Work instruction >> Print each entry exactly, all the way through.

Dataset entries
=== Section Start ===

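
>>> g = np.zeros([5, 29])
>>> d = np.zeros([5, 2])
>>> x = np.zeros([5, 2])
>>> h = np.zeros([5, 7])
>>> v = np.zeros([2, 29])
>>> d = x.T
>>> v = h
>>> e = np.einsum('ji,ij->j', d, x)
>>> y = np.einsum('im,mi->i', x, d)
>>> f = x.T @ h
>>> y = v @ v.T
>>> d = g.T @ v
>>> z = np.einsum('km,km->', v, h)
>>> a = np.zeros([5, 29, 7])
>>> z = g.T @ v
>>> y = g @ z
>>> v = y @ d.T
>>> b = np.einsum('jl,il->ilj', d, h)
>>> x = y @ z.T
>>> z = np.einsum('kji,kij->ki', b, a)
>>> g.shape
(5, 29)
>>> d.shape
(29, 7)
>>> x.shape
(5, 29)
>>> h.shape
(5, 7)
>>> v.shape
(5, 29)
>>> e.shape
(2,)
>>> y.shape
(5, 7)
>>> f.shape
(2, 7)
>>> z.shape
(5, 29)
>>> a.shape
(5, 29, 7)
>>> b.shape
(5, 7, 29)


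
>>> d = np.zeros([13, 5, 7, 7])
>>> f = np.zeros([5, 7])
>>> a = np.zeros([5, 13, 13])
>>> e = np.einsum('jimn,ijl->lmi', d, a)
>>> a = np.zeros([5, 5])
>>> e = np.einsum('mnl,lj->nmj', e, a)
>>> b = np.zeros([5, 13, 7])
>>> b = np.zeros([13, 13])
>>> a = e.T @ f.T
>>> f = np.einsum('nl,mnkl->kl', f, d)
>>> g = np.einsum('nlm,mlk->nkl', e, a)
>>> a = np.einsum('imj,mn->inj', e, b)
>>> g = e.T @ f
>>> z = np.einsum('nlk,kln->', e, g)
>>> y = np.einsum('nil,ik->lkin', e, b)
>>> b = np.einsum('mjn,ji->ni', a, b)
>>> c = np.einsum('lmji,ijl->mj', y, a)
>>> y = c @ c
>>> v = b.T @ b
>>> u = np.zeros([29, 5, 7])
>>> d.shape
(13, 5, 7, 7)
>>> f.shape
(7, 7)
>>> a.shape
(7, 13, 5)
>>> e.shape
(7, 13, 5)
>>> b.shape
(5, 13)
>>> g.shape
(5, 13, 7)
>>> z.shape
()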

=== Section End ===

Finished task >>
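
>>> g = np.zeros([5, 29])
>>> d = np.zeros([5, 2])
>>> x = np.zeros([5, 2])
>>> h = np.zeros([5, 7])
>>> v = np.zeros([2, 29])
>>> d = x.T
>>> v = h
>>> e = np.einsum('ji,ij->j', d, x)
>>> y = np.einsum('im,mi->i', x, d)
>>> f = x.T @ h
>>> y = v @ v.T
>>> d = g.T @ v
>>> z = np.einsum('km,km->', v, h)
>>> a = np.zeros([5, 29, 7])
>>> z = g.T @ v
>>> y = g @ z
>>> v = y @ d.T
>>> b = np.einsum('jl,il->ilj', d, h)
>>> x = y @ z.T
>>> z = np.einsum('kji,kij->ki', b, a)
>>> g.shape
(5, 29)
>>> d.shape
(29, 7)
>>> x.shape
(5, 29)
>>> h.shape
(5, 7)
>>> v.shape
(5, 29)
>>> e.shape
(2,)
>>> y.shape
(5, 7)
>>> f.shape
(2, 7)
>>> z.shape
(5, 29)
>>> a.shape
(5, 29, 7)
>>> b.shape
(5, 7, 29)


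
>>> d = np.zeros([13, 5, 7, 7])
>>> f = np.zeros([5, 7])
>>> a = np.zeros([5, 13, 13])
>>> e = np.einsum('jimn,ijl->lmi', d, a)
>>> a = np.zeros([5, 5])
>>> e = np.einsum('mnl,lj->nmj', e, a)
>>> b = np.zeros([5, 13, 7])
>>> b = np.zeros([13, 13])
>>> a = e.T @ f.T
>>> f = np.einsum('nl,mnkl->kl', f, d)
>>> g = np.einsum('nlm,mlk->nkl', e, a)
>>> a = np.einsum('imj,mn->inj', e, b)
>>> g = e.T @ f
>>> z = np.einsum('nlk,kln->', e, g)
>>> y = np.einsum('nil,ik->lkin', e, b)
>>> b = np.einsum('mjn,ji->ni', a, b)
>>> c = np.einsum('lmji,ijl->mj', y, a)
>>> y = c @ c
>>> v = b.T @ b
>>> u = np.zeros([29, 5, 7])
>>> d.shape
(13, 5, 7, 7)
>>> f.shape
(7, 7)
>>> a.shape
(7, 13, 5)
>>> e.shape
(7, 13, 5)
>>> b.shape
(5, 13)
>>> g.shape
(5, 13, 7)
>>> z.shape
()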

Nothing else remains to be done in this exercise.